▶ _DATA IN THIS EXERCISE_:

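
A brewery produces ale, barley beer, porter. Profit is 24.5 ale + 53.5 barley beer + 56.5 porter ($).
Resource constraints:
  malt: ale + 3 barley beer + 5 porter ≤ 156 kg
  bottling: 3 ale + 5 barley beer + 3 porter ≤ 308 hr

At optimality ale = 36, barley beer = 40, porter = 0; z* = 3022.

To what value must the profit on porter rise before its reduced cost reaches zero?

62.5

Both malt and bottling are binding at x*.
Dual feasibility on the basic columns requires 1·y_malt + 3·y_bottling = 24.5, 3·y_malt + 5·y_bottling = 53.5.
This yields shadow prices y_malt = 9.5, y_bottling = 5.
porter enters the basis when its profit ≥ yᵀa₃ = 9.5·5 + 5·3 = 62.5.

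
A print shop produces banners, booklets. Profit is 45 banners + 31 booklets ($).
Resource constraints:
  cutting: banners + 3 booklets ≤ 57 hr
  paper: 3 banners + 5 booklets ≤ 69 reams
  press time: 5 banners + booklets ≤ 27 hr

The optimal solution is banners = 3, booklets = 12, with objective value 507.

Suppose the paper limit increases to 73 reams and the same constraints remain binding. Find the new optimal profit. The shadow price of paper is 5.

Δb = 4, so new z* = 507 + (5)·(4) = 507 + 20 = 527.

527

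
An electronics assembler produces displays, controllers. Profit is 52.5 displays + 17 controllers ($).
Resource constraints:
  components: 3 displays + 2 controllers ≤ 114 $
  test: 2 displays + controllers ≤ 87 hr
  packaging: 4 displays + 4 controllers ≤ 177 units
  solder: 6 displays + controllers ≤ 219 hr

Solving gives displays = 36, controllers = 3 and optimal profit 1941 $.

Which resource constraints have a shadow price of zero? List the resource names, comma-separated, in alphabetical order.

components: 114/114 (binding)
test: 75/87 (slack 12)
packaging: 156/177 (slack 21)
solder: 219/219 (binding)
By complementary slackness, a constraint with positive slack has shadow price 0 → packaging, test.

packaging, test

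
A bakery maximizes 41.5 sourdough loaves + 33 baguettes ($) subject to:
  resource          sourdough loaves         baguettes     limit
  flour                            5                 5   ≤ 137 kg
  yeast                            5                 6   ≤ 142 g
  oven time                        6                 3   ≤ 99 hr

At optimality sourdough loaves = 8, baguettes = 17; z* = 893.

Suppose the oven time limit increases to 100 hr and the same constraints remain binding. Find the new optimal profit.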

▶ _REQUIRED WORK_: The required answer is the complete data, repeated exactly.

▶ _OUTPUT_:
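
A brewery produces ale, barley beer, porter. Profit is 24.5 ale + 53.5 barley beer + 56.5 porter ($).
Resource constraints:
  malt: ale + 3 barley beer + 5 porter ≤ 156 kg
  bottling: 3 ale + 5 barley beer + 3 porter ≤ 308 hr

At optimality ale = 36, barley beer = 40, porter = 0; z* = 3022.

To what value must the profit on porter rise before its reduced cost reaches zero?

62.5

Both malt and bottling are binding at x*.
Dual feasibility on the basic columns requires 1·y_malt + 3·y_bottling = 24.5, 3·y_malt + 5·y_bottling = 53.5.
This yields shadow prices y_malt = 9.5, y_bottling = 5.
porter enters the basis when its profit ≥ yᵀa₃ = 9.5·5 + 5·3 = 62.5.

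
A print shop produces banners, booklets. Profit is 45 banners + 31 booklets ($).
Resource constraints:
  cutting: banners + 3 booklets ≤ 57 hr
  paper: 3 banners + 5 booklets ≤ 69 reams
  press time: 5 banners + booklets ≤ 27 hr

The optimal solution is banners = 3, booklets = 12, with objective value 507.

Suppose the paper limit increases to 73 reams and the same constraints remain binding. Find the new optimal profit. The shadow price of paper is 5.

Δb = 4, so new z* = 507 + (5)·(4) = 507 + 20 = 527.

527

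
An electronics assembler produces displays, controllers. Profit is 52.5 displays + 17 controllers ($).
Resource constraints:
  components: 3 displays + 2 controllers ≤ 114 $
  test: 2 displays + controllers ≤ 87 hr
  packaging: 4 displays + 4 controllers ≤ 177 units
  solder: 6 displays + controllers ≤ 219 hr

Solving gives displays = 36, controllers = 3 and optimal profit 1941 $.

Which resource constraints have a shadow price of zero? List the resource names, comma-separated, in alphabetical order.

components: 114/114 (binding)
test: 75/87 (slack 12)
packaging: 156/177 (slack 21)
solder: 219/219 (binding)
By complementary slackness, a constraint with positive slack has shadow price 0 → packaging, test.

packaging, test

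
A bakery maximizes 41.5 sourdough loaves + 33 baguettes ($) subject to:
  resource          sourdough loaves         baguettes     limit
  flour                            5                 5   ≤ 137 kg
  yeast                            5                 6   ≤ 142 g
  oven time                        6                 3   ≤ 99 hr

At optimality sourdough loaves = 8, baguettes = 17; z* = 893.

Suppose the oven time limit increases to 100 hr and the same constraints remain binding. Find the new optimal profit.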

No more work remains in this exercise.